-------- Provided information

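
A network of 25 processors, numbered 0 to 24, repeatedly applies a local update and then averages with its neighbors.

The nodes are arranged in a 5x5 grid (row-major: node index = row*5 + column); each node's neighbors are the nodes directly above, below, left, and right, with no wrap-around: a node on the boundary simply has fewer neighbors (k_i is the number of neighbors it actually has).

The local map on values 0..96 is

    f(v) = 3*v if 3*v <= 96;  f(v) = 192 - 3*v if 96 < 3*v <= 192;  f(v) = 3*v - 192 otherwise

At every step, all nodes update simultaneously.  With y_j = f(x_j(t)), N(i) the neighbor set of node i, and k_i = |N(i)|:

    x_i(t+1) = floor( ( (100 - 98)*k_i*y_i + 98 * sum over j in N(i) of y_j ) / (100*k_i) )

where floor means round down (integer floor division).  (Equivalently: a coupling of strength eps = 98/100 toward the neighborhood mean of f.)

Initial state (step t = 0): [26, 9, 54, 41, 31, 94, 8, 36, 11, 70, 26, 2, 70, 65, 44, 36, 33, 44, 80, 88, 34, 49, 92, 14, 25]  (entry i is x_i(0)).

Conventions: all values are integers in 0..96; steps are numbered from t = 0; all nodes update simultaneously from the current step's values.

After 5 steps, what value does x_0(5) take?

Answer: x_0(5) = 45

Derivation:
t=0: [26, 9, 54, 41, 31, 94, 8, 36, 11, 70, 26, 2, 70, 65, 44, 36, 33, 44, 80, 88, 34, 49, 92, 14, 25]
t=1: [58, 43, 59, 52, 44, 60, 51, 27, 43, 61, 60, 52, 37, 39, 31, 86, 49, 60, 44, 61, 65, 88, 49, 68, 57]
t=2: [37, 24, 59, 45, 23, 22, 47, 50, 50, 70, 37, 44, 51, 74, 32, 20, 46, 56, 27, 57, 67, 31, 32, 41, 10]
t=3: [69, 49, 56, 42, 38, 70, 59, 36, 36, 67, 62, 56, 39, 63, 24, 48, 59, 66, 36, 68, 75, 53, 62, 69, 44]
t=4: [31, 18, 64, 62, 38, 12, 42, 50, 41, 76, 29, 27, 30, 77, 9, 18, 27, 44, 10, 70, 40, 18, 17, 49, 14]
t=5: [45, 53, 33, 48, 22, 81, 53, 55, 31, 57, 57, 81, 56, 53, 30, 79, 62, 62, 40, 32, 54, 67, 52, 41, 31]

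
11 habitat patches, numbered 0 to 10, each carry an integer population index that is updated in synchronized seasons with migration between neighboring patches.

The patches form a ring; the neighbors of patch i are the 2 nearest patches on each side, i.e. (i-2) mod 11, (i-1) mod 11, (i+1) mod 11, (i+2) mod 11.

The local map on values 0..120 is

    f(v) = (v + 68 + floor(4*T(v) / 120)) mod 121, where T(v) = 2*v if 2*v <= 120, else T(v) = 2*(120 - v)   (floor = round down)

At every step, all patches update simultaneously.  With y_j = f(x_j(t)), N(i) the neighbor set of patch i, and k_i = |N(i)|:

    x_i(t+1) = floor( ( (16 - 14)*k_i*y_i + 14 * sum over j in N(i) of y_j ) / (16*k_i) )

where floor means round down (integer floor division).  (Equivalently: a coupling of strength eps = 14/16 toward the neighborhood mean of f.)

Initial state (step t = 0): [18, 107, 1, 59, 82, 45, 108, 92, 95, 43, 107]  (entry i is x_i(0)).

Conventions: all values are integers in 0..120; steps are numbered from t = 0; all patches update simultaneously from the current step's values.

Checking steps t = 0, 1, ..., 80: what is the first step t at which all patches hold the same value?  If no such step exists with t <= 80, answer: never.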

----------------
-------- Provided information

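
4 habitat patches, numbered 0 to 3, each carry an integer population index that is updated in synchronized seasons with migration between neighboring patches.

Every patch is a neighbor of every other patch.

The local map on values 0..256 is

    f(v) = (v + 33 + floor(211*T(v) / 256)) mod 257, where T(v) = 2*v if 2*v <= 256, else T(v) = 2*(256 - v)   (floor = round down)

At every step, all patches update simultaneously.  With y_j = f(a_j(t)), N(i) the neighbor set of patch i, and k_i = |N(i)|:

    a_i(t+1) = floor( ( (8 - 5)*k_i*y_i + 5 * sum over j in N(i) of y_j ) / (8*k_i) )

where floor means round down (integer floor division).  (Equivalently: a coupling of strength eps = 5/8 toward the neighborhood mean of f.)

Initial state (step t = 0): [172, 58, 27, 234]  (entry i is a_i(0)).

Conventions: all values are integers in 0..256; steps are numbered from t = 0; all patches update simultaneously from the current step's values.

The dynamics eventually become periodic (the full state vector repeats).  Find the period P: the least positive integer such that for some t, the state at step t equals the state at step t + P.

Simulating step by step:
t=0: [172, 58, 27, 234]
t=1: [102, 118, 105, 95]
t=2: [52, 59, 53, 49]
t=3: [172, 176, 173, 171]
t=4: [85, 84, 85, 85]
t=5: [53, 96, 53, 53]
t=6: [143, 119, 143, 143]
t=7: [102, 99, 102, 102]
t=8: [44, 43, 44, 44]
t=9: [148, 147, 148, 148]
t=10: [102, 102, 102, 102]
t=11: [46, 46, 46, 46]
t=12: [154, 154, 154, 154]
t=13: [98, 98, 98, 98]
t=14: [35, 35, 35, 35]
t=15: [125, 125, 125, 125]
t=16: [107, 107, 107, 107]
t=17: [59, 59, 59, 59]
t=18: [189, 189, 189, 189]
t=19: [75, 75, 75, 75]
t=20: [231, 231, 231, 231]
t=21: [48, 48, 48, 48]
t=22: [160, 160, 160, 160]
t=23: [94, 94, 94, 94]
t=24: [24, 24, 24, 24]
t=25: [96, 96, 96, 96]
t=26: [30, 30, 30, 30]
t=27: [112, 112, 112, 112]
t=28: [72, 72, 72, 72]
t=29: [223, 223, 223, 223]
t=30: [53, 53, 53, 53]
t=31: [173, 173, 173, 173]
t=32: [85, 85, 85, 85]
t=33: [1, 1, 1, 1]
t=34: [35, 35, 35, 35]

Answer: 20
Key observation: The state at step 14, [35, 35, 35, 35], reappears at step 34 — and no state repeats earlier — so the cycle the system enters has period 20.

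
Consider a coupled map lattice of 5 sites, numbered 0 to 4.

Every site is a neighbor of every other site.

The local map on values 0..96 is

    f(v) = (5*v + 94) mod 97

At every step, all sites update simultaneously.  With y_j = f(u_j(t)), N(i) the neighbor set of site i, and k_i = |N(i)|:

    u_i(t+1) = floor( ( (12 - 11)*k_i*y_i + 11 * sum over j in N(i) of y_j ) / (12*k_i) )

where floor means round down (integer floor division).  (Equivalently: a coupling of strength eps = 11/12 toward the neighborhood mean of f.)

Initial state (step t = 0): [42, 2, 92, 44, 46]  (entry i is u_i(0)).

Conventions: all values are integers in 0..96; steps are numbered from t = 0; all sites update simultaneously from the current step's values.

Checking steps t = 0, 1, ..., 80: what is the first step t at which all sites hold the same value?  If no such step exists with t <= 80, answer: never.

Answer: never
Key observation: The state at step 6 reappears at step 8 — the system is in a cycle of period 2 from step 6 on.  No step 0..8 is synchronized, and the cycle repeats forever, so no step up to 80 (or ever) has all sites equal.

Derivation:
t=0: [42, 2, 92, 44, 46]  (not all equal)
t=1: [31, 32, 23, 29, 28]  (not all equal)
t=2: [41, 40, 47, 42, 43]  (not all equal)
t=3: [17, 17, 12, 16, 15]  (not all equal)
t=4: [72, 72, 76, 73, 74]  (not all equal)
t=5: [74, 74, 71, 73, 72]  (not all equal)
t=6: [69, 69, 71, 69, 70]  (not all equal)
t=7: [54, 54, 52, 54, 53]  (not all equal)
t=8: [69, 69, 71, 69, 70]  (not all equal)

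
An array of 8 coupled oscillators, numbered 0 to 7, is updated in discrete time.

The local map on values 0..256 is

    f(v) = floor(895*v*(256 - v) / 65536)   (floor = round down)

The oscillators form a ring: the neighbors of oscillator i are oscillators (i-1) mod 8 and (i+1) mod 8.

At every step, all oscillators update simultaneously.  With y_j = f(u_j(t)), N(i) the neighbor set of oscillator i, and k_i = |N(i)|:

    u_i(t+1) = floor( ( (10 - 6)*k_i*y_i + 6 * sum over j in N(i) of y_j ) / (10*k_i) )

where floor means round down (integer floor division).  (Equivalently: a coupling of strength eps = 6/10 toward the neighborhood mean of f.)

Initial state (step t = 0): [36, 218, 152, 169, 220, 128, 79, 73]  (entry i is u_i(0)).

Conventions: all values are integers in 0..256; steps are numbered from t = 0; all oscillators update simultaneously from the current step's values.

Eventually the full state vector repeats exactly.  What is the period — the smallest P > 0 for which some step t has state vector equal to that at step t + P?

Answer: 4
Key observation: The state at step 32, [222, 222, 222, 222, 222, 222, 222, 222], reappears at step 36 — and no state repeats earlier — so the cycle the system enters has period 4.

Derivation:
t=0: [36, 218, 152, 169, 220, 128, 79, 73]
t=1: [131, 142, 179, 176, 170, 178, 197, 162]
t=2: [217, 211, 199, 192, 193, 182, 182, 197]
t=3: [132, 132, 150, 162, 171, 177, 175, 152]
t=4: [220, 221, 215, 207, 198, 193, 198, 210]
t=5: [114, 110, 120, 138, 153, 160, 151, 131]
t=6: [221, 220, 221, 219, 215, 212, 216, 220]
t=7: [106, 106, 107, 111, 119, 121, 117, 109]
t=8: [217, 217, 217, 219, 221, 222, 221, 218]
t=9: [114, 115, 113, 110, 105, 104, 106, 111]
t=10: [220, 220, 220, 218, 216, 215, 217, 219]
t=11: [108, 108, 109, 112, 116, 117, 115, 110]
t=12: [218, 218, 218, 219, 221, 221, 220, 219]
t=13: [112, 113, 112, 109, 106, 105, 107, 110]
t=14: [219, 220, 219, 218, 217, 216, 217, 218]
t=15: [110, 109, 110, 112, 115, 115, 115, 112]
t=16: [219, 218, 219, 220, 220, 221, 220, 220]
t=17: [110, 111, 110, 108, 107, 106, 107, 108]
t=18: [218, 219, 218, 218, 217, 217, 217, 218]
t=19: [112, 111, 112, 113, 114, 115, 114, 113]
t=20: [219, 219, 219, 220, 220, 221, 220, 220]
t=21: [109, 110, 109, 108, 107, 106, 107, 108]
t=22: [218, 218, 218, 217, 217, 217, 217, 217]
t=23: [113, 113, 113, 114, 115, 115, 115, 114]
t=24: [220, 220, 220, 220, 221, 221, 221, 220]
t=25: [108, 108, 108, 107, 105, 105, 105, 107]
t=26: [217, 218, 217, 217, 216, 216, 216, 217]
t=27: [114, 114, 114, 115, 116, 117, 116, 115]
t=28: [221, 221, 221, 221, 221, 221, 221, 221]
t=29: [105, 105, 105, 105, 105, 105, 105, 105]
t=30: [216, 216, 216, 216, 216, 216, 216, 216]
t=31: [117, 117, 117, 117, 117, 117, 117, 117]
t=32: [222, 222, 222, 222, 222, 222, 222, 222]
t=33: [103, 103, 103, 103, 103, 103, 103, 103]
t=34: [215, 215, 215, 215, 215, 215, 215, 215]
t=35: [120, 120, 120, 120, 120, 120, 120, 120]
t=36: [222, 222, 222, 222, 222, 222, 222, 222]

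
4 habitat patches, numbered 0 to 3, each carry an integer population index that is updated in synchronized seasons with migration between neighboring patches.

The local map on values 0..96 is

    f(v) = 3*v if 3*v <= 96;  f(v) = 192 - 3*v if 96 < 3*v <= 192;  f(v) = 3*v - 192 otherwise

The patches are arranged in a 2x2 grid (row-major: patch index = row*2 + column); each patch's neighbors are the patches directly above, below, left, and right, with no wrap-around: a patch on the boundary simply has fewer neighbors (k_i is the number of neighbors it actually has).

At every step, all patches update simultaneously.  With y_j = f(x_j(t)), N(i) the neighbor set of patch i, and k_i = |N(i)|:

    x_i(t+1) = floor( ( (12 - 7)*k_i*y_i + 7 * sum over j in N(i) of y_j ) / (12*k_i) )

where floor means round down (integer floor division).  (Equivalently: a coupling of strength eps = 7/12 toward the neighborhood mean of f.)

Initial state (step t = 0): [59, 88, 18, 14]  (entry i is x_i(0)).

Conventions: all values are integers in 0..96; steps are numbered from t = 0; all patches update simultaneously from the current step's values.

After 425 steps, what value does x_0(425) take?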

----------------

Assignment:
Copy from the entries above each line in which the string "wrap" can be found.

Solution:
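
The nodes are arranged in a 5x5 grid (row-major: node index = row*5 + column); each node's neighbors are the nodes directly above, below, left, and right, with no wrap-around: a node on the boundary simply has fewer neighbors (k_i is the number of neighbors it actually has).
The patches are arranged in a 2x2 grid (row-major: patch index = row*2 + column); each patch's neighbors are the patches directly above, below, left, and right, with no wrap-around: a patch on the boundary simply has fewer neighbors (k_i is the number of neighbors it actually has).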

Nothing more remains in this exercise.